Collected data entries:
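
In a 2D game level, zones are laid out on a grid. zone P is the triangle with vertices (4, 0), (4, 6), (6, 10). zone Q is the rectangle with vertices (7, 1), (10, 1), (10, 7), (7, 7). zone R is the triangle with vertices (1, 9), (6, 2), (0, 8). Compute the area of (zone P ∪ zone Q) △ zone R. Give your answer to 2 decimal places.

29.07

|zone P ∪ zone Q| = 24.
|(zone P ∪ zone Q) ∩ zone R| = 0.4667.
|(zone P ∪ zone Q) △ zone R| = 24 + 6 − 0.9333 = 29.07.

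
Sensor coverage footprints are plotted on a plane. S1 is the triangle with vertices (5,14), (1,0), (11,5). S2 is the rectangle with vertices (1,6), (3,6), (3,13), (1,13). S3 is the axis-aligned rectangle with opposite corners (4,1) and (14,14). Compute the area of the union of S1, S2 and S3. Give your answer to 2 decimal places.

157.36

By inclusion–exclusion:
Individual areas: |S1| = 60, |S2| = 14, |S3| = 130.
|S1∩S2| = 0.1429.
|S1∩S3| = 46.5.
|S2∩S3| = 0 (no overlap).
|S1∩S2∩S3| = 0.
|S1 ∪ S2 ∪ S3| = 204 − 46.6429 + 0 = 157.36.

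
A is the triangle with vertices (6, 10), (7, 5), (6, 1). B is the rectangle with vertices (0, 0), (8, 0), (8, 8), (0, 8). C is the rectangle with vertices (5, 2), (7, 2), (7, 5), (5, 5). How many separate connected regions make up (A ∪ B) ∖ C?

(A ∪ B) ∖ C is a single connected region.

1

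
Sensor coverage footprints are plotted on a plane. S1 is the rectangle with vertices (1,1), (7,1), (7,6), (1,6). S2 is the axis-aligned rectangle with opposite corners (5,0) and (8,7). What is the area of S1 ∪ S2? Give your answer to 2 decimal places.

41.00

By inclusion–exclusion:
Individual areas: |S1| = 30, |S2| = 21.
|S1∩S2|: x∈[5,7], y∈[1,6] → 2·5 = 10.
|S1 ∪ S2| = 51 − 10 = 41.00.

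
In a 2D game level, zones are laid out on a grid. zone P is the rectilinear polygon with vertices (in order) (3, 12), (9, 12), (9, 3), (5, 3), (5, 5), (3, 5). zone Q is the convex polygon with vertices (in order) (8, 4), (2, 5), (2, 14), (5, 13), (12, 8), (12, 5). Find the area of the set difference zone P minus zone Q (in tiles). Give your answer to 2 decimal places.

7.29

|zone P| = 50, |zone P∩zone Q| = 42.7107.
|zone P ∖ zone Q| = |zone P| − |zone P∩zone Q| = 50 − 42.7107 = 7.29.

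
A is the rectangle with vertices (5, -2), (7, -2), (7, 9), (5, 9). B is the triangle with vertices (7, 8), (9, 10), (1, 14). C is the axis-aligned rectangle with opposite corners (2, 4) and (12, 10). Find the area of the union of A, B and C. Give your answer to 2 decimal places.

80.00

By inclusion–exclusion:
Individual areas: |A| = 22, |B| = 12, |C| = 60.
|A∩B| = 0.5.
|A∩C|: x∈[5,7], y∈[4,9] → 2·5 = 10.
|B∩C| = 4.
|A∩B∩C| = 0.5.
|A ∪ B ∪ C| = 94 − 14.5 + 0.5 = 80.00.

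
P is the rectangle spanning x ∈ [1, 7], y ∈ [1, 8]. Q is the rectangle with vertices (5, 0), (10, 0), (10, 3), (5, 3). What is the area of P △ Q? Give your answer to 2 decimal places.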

> **What you have to do**:
Repeat each line above exactly as written.

> **Output for this task**:
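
In a 2D game level, zones are laid out on a grid. zone P is the triangle with vertices (4, 0), (4, 6), (6, 10). zone Q is the rectangle with vertices (7, 1), (10, 1), (10, 7), (7, 7). zone R is the triangle with vertices (1, 9), (6, 2), (0, 8). Compute the area of (zone P ∪ zone Q) △ zone R. Give your answer to 2 decimal places.

29.07

|zone P ∪ zone Q| = 24.
|(zone P ∪ zone Q) ∩ zone R| = 0.4667.
|(zone P ∪ zone Q) △ zone R| = 24 + 6 − 0.9333 = 29.07.

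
Sensor coverage footprints are plotted on a plane. S1 is the triangle with vertices (5,14), (1,0), (11,5). S2 is the rectangle with vertices (1,6), (3,6), (3,13), (1,13). S3 is the axis-aligned rectangle with opposite corners (4,1) and (14,14). Compute the area of the union of S1, S2 and S3. Give your answer to 2 decimal places.

157.36

By inclusion–exclusion:
Individual areas: |S1| = 60, |S2| = 14, |S3| = 130.
|S1∩S2| = 0.1429.
|S1∩S3| = 46.5.
|S2∩S3| = 0 (no overlap).
|S1∩S2∩S3| = 0.
|S1 ∪ S2 ∪ S3| = 204 − 46.6429 + 0 = 157.36.

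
A is the triangle with vertices (6, 10), (7, 5), (6, 1). B is the rectangle with vertices (0, 0), (8, 0), (8, 8), (0, 8). C is the rectangle with vertices (5, 2), (7, 2), (7, 5), (5, 5). How many separate connected regions make up (A ∪ B) ∖ C?

(A ∪ B) ∖ C is a single connected region.

1

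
Sensor coverage footprints are plotted on a plane. S1 is the rectangle with vertices (1,1), (7,1), (7,6), (1,6). S2 is the axis-aligned rectangle with opposite corners (5,0) and (8,7). What is the area of S1 ∪ S2? Give your answer to 2 decimal places.

41.00

By inclusion–exclusion:
Individual areas: |S1| = 30, |S2| = 21.
|S1∩S2|: x∈[5,7], y∈[1,6] → 2·5 = 10.
|S1 ∪ S2| = 51 − 10 = 41.00.

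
In a 2D game level, zones are laid out on a grid. zone P is the rectilinear polygon with vertices (in order) (3, 12), (9, 12), (9, 3), (5, 3), (5, 5), (3, 5). zone Q is the convex polygon with vertices (in order) (8, 4), (2, 5), (2, 14), (5, 13), (12, 8), (12, 5). Find the area of the set difference zone P minus zone Q (in tiles). Give your answer to 2 decimal places.

7.29

|zone P| = 50, |zone P∩zone Q| = 42.7107.
|zone P ∖ zone Q| = |zone P| − |zone P∩zone Q| = 50 − 42.7107 = 7.29.

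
A is the rectangle with vertices (5, -2), (7, -2), (7, 9), (5, 9). B is the triangle with vertices (7, 8), (9, 10), (1, 14). C is the axis-aligned rectangle with opposite corners (2, 4) and (12, 10). Find the area of the union of A, B and C. Give your answer to 2 decimal places.

80.00

By inclusion–exclusion:
Individual areas: |A| = 22, |B| = 12, |C| = 60.
|A∩B| = 0.5.
|A∩C|: x∈[5,7], y∈[4,9] → 2·5 = 10.
|B∩C| = 4.
|A∩B∩C| = 0.5.
|A ∪ B ∪ C| = 94 − 14.5 + 0.5 = 80.00.

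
P is the rectangle spanning x ∈ [1, 7], y ∈ [1, 8]. Q is the rectangle with vertices (5, 0), (10, 0), (10, 3), (5, 3). What is the area of P △ Q? Give your answer to 2 decimal places.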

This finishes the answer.